> [Data excerpts]:
********
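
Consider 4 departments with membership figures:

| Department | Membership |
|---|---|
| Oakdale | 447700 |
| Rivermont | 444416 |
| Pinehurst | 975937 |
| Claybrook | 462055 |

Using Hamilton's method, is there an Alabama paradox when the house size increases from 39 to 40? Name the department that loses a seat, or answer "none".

At 39 seats: Oakdale 8, Rivermont 7, Pinehurst 16, Claybrook 8.
At 40 seats: Oakdale 8, Rivermont 7, Pinehurst 17, Claybrook 8.
No department's allocation decreased.

none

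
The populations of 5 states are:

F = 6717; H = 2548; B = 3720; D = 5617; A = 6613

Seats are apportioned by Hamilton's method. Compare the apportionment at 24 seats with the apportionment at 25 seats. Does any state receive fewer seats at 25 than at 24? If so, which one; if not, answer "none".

At 24 seats: F 6, H 3, B 4, D 5, A 6.
At 25 seats: F 7, H 2, B 4, D 6, A 6.
H drops from 3 to 2.

H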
********
> [Action item]: Reproduce all of the data above, exactly and without omission.

> [Written answer]:
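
Consider 4 departments with membership figures:

| Department | Membership |
|---|---|
| Oakdale | 447700 |
| Rivermont | 444416 |
| Pinehurst | 975937 |
| Claybrook | 462055 |

Using Hamilton's method, is there an Alabama paradox when the house size increases from 39 to 40? Name the department that loses a seat, or answer "none".

At 39 seats: Oakdale 8, Rivermont 7, Pinehurst 16, Claybrook 8.
At 40 seats: Oakdale 8, Rivermont 7, Pinehurst 17, Claybrook 8.
No department's allocation decreased.

none

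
The populations of 5 states are:

F = 6717; H = 2548; B = 3720; D = 5617; A = 6613

Seats are apportioned by Hamilton's method. Compare the apportionment at 24 seats with the apportionment at 25 seats. Does any state receive fewer seats at 25 than at 24? If so, which one; if not, answer "none".

At 24 seats: F 6, H 3, B 4, D 5, A 6.
At 25 seats: F 7, H 2, B 4, D 6, A 6.
H drops from 3 to 2.

H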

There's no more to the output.